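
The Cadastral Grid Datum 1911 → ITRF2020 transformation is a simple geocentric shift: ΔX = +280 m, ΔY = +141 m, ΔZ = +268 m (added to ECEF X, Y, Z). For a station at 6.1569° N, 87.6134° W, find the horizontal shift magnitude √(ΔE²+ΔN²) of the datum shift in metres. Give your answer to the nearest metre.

400 m

The local east axis at (φ, λ) is (−sin λ, cos λ, 0), so ΔE = −sin(-87.6134°)·280 + cos(-87.6134°)·141 = 285.63 m.
The local north axis is (−sin φ cos λ, −sin φ sin λ, cos φ), giving ΔN = -1.251 + 15.109 + 266.454 = 280.31 m.
Horizontal magnitude = √(ΔE² + ΔN²) = √(285.63² + 280.31²) = 400.20 m.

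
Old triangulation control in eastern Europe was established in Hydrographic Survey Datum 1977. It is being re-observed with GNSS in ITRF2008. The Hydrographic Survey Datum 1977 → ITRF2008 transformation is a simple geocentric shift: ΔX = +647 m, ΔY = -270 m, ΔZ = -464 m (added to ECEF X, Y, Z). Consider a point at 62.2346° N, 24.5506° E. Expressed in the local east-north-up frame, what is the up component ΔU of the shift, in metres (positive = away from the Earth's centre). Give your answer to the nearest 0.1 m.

ΔU = -188.7 m

The local up (radial) axis is (cos φ cos λ, cos φ sin λ, sin φ), giving ΔU = 274.158 − 52.261 − 410.576 = -188.68 m.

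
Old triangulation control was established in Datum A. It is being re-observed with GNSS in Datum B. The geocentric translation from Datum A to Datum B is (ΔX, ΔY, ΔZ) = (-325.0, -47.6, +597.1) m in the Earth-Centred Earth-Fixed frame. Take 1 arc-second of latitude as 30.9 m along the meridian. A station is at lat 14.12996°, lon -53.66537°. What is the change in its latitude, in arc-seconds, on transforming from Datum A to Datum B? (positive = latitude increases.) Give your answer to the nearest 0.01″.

Δφ = 19.96″

sin φ = 0.244122, cos φ = 0.969744, sin λ = -0.805570, cos λ = 0.592500.
North component: ΔN = −sin φ cos λ·ΔX − sin φ sin λ·ΔY + cos φ·ΔZ = −(0.244122)(0.592500)(-325.0) − (0.244122)(-0.805570)(-47.6) + (0.969744)(597.1) = 616.68 m.
1° of latitude spans 3600 × 30.90 = 111240 m, so Δφ = 616.68 / 111240 × 3600 = 19.957″.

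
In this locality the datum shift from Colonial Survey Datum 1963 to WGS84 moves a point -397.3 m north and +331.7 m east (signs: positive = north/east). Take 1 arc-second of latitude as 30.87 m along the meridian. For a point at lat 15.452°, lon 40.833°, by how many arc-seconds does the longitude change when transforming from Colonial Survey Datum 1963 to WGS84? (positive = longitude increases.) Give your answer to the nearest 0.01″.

Δλ = 11.15″

At latitude 15.452°, cos φ = 0.963854.
1″ of longitude at this latitude = 30.87 × cos φ = 29.7542 m, so Δλ = 331.7 / 29.7542 = 11.148″.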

════════════════

*Requirement:* In your answer, repeat each line of the material word for word.

*Result below:*
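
The Cadastral Grid Datum 1911 → ITRF2020 transformation is a simple geocentric shift: ΔX = +280 m, ΔY = +141 m, ΔZ = +268 m (added to ECEF X, Y, Z). For a station at 6.1569° N, 87.6134° W, find the horizontal shift magnitude √(ΔE²+ΔN²) of the datum shift in metres. Give your answer to the nearest metre.

400 m

The local east axis at (φ, λ) is (−sin λ, cos λ, 0), so ΔE = −sin(-87.6134°)·280 + cos(-87.6134°)·141 = 285.63 m.
The local north axis is (−sin φ cos λ, −sin φ sin λ, cos φ), giving ΔN = -1.251 + 15.109 + 266.454 = 280.31 m.
Horizontal magnitude = √(ΔE² + ΔN²) = √(285.63² + 280.31²) = 400.20 m.

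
Old triangulation control in eastern Europe was established in Hydrographic Survey Datum 1977. It is being re-observed with GNSS in ITRF2008. The Hydrographic Survey Datum 1977 → ITRF2008 transformation is a simple geocentric shift: ΔX = +647 m, ΔY = -270 m, ΔZ = -464 m (added to ECEF X, Y, Z). Consider a point at 62.2346° N, 24.5506° E. Expressed in the local east-north-up frame, what is the up component ΔU of the shift, in metres (positive = away from the Earth's centre). Give your answer to the nearest 0.1 m.

ΔU = -188.7 m

The local up (radial) axis is (cos φ cos λ, cos φ sin λ, sin φ), giving ΔU = 274.158 − 52.261 − 410.576 = -188.68 m.

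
Old triangulation control was established in Datum A. It is being re-observed with GNSS in Datum B. The geocentric translation from Datum A to Datum B is (ΔX, ΔY, ΔZ) = (-325.0, -47.6, +597.1) m in the Earth-Centred Earth-Fixed frame. Take 1 arc-second of latitude as 30.9 m along the meridian. A station is at lat 14.12996°, lon -53.66537°. What is the change in its latitude, in arc-seconds, on transforming from Datum A to Datum B? (positive = latitude increases.) Give your answer to the nearest 0.01″.

Δφ = 19.96″

sin φ = 0.244122, cos φ = 0.969744, sin λ = -0.805570, cos λ = 0.592500.
North component: ΔN = −sin φ cos λ·ΔX − sin φ sin λ·ΔY + cos φ·ΔZ = −(0.244122)(0.592500)(-325.0) − (0.244122)(-0.805570)(-47.6) + (0.969744)(597.1) = 616.68 m.
1° of latitude spans 3600 × 30.90 = 111240 m, so Δφ = 616.68 / 111240 × 3600 = 19.957″.

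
In this locality the datum shift from Colonial Survey Datum 1963 to WGS84 moves a point -397.3 m north and +331.7 m east (signs: positive = north/east). Take 1 arc-second of latitude as 30.87 m along the meridian. For a point at lat 15.452°, lon 40.833°, by how many arc-seconds does the longitude change when transforming from Colonial Survey Datum 1963 to WGS84? (positive = longitude increases.) Give your answer to the nearest 0.01″.

Δλ = 11.15″

At latitude 15.452°, cos φ = 0.963854.
1″ of longitude at this latitude = 30.87 × cos φ = 29.7542 m, so Δλ = 331.7 / 29.7542 = 11.148″.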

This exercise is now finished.